Supplied data below:

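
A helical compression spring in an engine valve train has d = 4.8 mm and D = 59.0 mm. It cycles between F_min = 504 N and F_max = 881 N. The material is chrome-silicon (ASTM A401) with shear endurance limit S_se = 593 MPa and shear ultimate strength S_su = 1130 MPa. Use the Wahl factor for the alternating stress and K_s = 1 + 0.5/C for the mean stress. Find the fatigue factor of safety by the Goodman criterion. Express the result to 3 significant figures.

0.742

C = D/d = 59.0/4.8 = 12.2917; K_W = (4C−1)/(4C−4)+0.615/C = 1.1165; K_s = 1+0.5/C = 1.0407
F_a = (F_max−F_min)/2 = 188.5 N; F_m = (F_max+F_min)/2 = 692.5 N
τ_a = K_W·8F_aD/(πd³) = 1.1165 × 256.08 = 285.9 MPa
τ_m = K_s·8F_mD/(πd³) = 1.0407 × 940.78 = 979.05 MPa
Goodman: 1/n_f = τ_a/S_se + τ_m/S_su = 285.9/593 + 979.05/1130 = 0.48213 + 0.86642 = 1.3485
n_f = 1/1.3485 = 0.7415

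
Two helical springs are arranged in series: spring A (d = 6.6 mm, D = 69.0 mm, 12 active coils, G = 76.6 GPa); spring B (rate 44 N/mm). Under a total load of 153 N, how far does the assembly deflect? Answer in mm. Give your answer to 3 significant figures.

36.7 mm

k_A = Gd⁴/(8D³N_a) = (76.6×10³)(6.6⁴)/(8·69.0³·12) = 4.6088 N/mm
Series: 1/k_eq = 1/4.6088 + 1/44 = 0.2397; k_eq = 4.1718 N/mm
δ = F/k_eq = 153/4.1718 = 36.675 mm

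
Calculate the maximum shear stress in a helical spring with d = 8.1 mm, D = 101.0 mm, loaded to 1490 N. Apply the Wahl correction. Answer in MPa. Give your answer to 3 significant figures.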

End of Supplied data.

| Exercise prompt |
Your task is to print all of the records exactly.

| Exercise response |
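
A helical compression spring in an engine valve train has d = 4.8 mm and D = 59.0 mm. It cycles between F_min = 504 N and F_max = 881 N. The material is chrome-silicon (ASTM A401) with shear endurance limit S_se = 593 MPa and shear ultimate strength S_su = 1130 MPa. Use the Wahl factor for the alternating stress and K_s = 1 + 0.5/C for the mean stress. Find the fatigue factor of safety by the Goodman criterion. Express the result to 3 significant figures.

0.742

C = D/d = 59.0/4.8 = 12.2917; K_W = (4C−1)/(4C−4)+0.615/C = 1.1165; K_s = 1+0.5/C = 1.0407
F_a = (F_max−F_min)/2 = 188.5 N; F_m = (F_max+F_min)/2 = 692.5 N
τ_a = K_W·8F_aD/(πd³) = 1.1165 × 256.08 = 285.9 MPa
τ_m = K_s·8F_mD/(πd³) = 1.0407 × 940.78 = 979.05 MPa
Goodman: 1/n_f = τ_a/S_se + τ_m/S_su = 285.9/593 + 979.05/1130 = 0.48213 + 0.86642 = 1.3485
n_f = 1/1.3485 = 0.7415

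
Two helical springs are arranged in series: spring A (d = 6.6 mm, D = 69.0 mm, 12 active coils, G = 76.6 GPa); spring B (rate 44 N/mm). Under a total load of 153 N, how far does the assembly deflect? Answer in mm. Give your answer to 3 significant figures.

36.7 mm

k_A = Gd⁴/(8D³N_a) = (76.6×10³)(6.6⁴)/(8·69.0³·12) = 4.6088 N/mm
Series: 1/k_eq = 1/4.6088 + 1/44 = 0.2397; k_eq = 4.1718 N/mm
δ = F/k_eq = 153/4.1718 = 36.675 mm

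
Calculate the maximum shear stress in a helical spring with d = 8.1 mm, D = 101.0 mm, loaded to 1490 N. Apply the Wahl correction. Answer in MPa. Give your answer to 3 significant figures.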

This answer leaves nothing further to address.